• What to produce
Read the records below. Copy each line where the string "then" occurs.

(Records excerpted from a collection)
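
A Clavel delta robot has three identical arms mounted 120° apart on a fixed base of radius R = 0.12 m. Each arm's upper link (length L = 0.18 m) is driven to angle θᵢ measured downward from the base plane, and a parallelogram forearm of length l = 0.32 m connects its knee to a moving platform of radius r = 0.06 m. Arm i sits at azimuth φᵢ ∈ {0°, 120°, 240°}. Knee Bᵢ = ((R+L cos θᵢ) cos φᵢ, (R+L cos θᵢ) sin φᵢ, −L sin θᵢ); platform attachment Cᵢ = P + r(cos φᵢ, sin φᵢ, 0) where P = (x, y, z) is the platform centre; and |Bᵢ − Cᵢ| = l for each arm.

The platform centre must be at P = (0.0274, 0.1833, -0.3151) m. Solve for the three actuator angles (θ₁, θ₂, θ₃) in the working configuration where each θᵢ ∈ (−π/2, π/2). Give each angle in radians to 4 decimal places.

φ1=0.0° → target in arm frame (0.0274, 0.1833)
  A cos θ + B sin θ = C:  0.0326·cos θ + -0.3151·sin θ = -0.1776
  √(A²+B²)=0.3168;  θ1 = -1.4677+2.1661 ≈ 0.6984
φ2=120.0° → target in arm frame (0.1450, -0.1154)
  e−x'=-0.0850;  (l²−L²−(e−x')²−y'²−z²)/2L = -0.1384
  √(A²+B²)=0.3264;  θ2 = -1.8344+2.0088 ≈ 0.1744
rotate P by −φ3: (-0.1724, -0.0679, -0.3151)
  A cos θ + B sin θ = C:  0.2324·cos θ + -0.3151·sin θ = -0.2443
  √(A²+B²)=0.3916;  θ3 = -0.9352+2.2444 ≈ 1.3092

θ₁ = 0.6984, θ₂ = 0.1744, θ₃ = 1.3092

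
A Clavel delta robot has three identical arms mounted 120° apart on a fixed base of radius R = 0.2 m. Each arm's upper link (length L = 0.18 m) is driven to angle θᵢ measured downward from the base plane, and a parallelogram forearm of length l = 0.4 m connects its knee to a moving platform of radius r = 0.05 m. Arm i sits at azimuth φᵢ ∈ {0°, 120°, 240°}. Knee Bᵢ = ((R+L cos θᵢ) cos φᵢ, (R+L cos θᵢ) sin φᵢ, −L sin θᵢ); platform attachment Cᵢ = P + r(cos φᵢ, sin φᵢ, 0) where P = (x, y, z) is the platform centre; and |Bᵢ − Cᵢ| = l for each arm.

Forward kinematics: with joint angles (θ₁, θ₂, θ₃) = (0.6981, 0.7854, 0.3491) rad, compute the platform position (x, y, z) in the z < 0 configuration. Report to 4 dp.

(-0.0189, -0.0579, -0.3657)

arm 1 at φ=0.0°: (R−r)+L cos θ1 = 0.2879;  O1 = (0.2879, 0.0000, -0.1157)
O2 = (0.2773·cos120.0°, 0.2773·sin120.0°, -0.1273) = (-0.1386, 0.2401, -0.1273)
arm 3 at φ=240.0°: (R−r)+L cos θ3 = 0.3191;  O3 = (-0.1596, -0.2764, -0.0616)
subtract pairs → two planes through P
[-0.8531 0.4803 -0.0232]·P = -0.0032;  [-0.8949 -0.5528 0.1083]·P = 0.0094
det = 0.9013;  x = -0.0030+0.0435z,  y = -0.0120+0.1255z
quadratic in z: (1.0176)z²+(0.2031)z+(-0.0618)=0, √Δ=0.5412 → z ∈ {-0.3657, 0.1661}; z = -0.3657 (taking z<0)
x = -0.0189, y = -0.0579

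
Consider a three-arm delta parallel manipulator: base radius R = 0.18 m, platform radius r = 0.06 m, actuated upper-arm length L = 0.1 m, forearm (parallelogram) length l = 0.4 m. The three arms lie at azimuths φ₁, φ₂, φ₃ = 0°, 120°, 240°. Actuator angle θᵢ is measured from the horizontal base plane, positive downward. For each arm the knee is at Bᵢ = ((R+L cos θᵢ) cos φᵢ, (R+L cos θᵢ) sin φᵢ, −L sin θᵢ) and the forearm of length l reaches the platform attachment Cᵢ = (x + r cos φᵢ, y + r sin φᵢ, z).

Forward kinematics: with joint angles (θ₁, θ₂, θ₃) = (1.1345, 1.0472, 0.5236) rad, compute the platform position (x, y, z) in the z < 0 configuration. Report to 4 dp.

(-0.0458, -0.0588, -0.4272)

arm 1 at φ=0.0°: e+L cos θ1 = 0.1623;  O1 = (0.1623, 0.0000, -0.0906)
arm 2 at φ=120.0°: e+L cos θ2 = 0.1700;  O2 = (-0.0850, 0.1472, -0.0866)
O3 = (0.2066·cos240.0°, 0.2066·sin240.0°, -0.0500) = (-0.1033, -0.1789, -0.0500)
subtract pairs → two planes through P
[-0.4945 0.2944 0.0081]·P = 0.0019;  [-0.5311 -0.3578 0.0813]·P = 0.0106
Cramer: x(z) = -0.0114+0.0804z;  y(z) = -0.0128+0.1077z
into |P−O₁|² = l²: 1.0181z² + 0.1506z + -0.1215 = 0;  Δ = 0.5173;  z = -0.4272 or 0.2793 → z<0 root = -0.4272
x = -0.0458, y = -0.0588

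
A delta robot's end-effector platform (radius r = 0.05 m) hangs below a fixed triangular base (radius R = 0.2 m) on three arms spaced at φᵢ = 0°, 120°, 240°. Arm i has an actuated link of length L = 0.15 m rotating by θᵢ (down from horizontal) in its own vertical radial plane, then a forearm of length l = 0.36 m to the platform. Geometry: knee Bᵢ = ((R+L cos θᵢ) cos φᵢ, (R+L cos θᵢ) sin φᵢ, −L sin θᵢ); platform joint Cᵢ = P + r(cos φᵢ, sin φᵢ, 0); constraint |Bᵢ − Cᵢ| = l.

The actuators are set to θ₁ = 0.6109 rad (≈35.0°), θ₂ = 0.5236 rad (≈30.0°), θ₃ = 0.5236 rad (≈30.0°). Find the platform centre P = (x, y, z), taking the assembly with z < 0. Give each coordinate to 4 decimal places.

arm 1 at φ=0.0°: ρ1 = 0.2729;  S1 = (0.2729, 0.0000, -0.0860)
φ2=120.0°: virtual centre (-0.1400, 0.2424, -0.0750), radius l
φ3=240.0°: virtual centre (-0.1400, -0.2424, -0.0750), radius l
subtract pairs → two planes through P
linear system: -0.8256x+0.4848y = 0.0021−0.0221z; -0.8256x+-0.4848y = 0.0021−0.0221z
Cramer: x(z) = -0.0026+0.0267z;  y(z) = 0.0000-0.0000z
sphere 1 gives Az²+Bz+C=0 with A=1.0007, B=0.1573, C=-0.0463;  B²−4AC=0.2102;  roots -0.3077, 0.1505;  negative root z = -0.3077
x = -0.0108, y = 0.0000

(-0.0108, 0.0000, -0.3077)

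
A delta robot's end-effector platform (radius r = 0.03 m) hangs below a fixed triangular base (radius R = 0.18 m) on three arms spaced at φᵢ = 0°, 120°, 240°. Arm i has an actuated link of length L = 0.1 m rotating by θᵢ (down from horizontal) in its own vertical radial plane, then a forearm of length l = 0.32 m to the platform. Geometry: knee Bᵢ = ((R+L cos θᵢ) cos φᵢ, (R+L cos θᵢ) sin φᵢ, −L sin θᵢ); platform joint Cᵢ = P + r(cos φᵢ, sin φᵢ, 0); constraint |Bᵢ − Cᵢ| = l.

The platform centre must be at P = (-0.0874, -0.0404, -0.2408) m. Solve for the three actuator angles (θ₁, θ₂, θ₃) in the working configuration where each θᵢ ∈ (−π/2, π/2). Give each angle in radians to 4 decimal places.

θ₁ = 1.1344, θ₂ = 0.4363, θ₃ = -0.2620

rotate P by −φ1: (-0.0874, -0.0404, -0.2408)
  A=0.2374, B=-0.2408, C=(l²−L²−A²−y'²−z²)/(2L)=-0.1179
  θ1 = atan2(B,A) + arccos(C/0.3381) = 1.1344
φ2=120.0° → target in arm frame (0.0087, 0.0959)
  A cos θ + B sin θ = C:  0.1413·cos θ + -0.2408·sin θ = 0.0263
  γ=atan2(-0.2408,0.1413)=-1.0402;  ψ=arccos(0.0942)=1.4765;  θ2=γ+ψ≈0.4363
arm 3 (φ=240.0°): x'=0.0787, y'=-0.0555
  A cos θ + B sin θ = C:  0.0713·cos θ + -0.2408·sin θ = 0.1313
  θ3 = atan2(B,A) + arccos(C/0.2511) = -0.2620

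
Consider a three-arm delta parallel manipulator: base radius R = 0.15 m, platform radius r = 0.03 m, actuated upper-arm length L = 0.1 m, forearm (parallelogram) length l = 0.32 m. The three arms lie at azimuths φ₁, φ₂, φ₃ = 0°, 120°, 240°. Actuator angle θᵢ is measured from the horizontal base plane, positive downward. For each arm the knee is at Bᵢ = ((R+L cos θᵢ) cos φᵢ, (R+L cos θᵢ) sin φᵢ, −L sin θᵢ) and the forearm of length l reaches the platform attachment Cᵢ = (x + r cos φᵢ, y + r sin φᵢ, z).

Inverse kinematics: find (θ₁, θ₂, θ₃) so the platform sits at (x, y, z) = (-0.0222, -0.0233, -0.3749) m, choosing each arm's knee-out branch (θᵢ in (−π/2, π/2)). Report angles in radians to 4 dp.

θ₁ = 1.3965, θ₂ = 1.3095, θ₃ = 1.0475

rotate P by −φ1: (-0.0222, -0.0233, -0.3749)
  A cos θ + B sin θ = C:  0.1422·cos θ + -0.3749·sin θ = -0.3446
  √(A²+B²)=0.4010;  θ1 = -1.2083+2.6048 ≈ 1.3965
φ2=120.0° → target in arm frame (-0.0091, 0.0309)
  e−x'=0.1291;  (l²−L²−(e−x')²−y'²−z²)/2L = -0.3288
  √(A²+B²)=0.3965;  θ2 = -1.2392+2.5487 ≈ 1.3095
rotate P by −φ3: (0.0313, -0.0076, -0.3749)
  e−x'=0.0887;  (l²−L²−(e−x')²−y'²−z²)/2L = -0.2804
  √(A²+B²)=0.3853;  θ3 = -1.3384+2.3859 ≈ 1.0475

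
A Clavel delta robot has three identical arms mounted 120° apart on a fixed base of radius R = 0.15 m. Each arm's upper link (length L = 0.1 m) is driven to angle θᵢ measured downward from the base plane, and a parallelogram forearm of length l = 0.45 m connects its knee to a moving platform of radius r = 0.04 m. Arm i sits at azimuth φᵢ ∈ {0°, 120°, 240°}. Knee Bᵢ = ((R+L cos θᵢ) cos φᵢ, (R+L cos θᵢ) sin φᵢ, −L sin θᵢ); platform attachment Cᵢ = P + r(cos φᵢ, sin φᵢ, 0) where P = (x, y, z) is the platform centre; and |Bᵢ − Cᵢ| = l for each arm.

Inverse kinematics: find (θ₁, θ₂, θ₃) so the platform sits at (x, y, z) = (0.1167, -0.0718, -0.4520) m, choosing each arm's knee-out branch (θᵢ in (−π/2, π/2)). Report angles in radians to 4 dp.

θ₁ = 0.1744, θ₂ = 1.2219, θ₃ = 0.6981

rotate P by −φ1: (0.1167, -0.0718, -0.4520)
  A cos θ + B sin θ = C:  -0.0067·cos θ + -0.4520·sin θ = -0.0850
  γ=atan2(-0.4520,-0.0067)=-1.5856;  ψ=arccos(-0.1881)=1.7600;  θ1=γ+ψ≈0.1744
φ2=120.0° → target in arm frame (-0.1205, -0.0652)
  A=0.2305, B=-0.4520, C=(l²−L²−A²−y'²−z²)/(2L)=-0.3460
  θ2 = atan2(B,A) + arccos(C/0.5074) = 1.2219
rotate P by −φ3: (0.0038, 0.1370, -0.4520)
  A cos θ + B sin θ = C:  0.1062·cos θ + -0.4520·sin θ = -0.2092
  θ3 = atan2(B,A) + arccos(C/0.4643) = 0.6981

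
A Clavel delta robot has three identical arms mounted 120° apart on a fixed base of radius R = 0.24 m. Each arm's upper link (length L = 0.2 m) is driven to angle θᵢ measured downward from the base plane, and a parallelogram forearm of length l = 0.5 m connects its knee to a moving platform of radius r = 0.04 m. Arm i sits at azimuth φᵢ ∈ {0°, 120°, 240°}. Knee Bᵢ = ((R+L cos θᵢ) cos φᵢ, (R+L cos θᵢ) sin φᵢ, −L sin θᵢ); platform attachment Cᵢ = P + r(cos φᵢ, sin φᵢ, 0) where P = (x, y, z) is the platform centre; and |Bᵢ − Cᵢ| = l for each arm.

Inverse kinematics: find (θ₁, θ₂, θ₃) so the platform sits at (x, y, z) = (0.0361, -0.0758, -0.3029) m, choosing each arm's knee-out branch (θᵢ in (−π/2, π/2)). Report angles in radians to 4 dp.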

...

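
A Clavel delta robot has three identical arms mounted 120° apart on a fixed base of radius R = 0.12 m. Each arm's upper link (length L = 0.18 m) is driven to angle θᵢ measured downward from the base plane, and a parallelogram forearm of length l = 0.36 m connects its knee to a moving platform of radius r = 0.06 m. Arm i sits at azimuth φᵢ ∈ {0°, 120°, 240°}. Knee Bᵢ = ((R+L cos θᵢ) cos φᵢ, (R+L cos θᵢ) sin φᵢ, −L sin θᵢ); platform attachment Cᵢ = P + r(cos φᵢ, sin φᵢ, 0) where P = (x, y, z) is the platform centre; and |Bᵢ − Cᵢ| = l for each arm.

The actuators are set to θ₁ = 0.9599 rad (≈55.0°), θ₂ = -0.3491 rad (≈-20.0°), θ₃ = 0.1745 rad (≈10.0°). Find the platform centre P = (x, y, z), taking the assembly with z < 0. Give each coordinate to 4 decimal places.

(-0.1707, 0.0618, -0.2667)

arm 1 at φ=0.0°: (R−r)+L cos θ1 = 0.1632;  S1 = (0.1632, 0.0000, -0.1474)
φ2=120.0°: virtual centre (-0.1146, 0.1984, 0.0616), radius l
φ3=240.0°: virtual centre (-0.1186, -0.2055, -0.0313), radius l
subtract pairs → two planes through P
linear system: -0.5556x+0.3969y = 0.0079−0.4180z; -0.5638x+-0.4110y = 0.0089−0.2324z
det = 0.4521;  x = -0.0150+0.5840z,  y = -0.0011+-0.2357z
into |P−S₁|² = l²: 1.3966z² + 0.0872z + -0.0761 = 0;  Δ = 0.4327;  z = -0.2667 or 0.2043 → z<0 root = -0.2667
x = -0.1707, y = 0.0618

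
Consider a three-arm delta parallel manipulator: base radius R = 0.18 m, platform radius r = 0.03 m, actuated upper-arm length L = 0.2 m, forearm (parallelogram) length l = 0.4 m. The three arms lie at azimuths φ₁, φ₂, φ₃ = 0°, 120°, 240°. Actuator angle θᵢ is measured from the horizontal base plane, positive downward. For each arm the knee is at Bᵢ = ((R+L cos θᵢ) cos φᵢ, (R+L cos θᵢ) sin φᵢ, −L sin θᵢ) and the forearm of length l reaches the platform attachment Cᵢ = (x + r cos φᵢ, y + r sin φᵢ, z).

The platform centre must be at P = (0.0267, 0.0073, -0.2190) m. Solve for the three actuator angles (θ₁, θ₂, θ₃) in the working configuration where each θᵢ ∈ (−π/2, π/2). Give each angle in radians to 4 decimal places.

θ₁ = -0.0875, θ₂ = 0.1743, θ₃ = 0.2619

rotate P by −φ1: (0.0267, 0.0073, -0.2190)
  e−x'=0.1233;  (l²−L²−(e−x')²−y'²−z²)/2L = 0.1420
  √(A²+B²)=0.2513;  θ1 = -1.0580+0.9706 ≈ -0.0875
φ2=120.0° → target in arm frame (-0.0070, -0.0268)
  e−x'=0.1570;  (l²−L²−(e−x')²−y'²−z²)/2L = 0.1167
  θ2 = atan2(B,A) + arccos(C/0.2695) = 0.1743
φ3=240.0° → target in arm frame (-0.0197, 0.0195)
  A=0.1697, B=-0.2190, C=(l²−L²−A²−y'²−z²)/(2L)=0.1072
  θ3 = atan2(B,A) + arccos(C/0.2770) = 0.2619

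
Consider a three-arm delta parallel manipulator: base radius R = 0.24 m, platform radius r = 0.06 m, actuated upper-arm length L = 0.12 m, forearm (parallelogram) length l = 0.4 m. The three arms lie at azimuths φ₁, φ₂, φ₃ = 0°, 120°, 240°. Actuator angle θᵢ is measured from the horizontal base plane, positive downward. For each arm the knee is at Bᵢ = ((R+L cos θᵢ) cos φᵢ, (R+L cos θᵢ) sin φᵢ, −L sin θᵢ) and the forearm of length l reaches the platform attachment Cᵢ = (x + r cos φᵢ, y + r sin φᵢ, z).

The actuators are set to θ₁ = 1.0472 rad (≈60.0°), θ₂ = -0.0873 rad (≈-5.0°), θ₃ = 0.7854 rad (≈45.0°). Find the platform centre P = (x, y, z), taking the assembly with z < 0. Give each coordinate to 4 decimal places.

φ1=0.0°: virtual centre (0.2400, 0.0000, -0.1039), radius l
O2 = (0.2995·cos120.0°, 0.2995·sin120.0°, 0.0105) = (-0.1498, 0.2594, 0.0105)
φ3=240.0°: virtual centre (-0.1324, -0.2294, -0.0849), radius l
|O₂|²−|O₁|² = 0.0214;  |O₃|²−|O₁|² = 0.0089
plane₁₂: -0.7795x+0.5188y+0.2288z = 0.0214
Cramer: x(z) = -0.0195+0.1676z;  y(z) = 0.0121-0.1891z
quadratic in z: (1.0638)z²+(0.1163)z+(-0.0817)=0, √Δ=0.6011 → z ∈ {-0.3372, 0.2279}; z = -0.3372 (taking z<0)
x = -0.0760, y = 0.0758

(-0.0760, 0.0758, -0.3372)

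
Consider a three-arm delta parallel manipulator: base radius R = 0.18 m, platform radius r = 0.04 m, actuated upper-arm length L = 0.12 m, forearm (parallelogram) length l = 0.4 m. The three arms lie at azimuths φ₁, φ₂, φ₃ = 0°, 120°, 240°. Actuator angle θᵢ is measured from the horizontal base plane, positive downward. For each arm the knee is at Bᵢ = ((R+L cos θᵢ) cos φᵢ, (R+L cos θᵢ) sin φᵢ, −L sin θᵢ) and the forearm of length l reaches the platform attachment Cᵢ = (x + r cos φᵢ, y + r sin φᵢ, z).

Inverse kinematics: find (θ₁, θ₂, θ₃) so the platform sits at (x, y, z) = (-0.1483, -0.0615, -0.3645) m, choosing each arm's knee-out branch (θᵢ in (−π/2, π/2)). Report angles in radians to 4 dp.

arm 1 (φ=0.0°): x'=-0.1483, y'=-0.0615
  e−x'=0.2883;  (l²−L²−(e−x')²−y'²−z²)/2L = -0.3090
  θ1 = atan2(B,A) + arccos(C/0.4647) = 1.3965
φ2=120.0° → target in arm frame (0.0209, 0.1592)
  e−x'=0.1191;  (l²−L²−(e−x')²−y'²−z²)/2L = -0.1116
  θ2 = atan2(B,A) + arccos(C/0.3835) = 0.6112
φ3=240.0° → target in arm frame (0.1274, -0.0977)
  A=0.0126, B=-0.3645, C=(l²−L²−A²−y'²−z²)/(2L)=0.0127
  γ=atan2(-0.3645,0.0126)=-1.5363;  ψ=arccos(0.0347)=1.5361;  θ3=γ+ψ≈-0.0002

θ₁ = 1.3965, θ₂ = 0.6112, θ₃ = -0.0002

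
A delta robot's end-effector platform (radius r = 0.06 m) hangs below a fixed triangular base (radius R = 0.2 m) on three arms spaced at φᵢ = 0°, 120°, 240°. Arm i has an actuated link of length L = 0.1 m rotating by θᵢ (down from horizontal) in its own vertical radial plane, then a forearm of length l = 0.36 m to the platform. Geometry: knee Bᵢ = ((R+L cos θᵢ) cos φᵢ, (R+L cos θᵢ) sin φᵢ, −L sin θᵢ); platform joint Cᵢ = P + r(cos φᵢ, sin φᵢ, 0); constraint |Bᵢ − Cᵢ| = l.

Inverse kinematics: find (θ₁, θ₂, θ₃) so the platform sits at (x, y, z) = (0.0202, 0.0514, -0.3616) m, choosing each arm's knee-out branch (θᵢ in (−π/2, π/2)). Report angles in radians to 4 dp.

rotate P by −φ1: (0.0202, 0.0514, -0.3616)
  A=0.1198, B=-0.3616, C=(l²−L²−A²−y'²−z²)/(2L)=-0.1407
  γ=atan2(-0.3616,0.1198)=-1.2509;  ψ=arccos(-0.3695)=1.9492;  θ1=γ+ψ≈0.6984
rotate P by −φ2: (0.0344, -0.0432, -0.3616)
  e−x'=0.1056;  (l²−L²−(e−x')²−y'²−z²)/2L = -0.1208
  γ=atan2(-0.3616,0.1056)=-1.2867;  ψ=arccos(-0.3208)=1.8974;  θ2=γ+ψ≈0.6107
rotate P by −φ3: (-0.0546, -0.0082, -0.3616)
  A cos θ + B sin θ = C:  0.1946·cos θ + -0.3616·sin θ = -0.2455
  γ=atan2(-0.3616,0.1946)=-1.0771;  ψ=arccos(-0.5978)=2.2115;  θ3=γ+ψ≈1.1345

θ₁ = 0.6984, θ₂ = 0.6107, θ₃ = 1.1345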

• Written reply
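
A delta robot's end-effector platform (radius r = 0.05 m) hangs below a fixed triangular base (radius R = 0.2 m) on three arms spaced at φᵢ = 0°, 120°, 240°. Arm i has an actuated link of length L = 0.15 m rotating by θᵢ (down from horizontal) in its own vertical radial plane, then a forearm of length l = 0.36 m to the platform. Geometry: knee Bᵢ = ((R+L cos θᵢ) cos φᵢ, (R+L cos θᵢ) sin φᵢ, −L sin θᵢ); platform joint Cᵢ = P + r(cos φᵢ, sin φᵢ, 0); constraint |Bᵢ − Cᵢ| = l.
A delta robot's end-effector platform (radius r = 0.03 m) hangs below a fixed triangular base (radius R = 0.18 m) on three arms spaced at φᵢ = 0°, 120°, 240°. Arm i has an actuated link of length L = 0.1 m rotating by θᵢ (down from horizontal) in its own vertical radial plane, then a forearm of length l = 0.32 m to the platform. Geometry: knee Bᵢ = ((R+L cos θᵢ) cos φᵢ, (R+L cos θᵢ) sin φᵢ, −L sin θᵢ); platform joint Cᵢ = P + r(cos φᵢ, sin φᵢ, 0); constraint |Bᵢ − Cᵢ| = l.
A delta robot's end-effector platform (radius r = 0.06 m) hangs below a fixed triangular base (radius R = 0.2 m) on three arms spaced at φᵢ = 0°, 120°, 240°. Arm i has an actuated link of length L = 0.1 m rotating by θᵢ (down from horizontal) in its own vertical radial plane, then a forearm of length l = 0.36 m to the platform. Geometry: knee Bᵢ = ((R+L cos θᵢ) cos φᵢ, (R+L cos θᵢ) sin φᵢ, −L sin θᵢ); platform joint Cᵢ = P + r(cos φᵢ, sin φᵢ, 0); constraint |Bᵢ − Cᵢ| = l.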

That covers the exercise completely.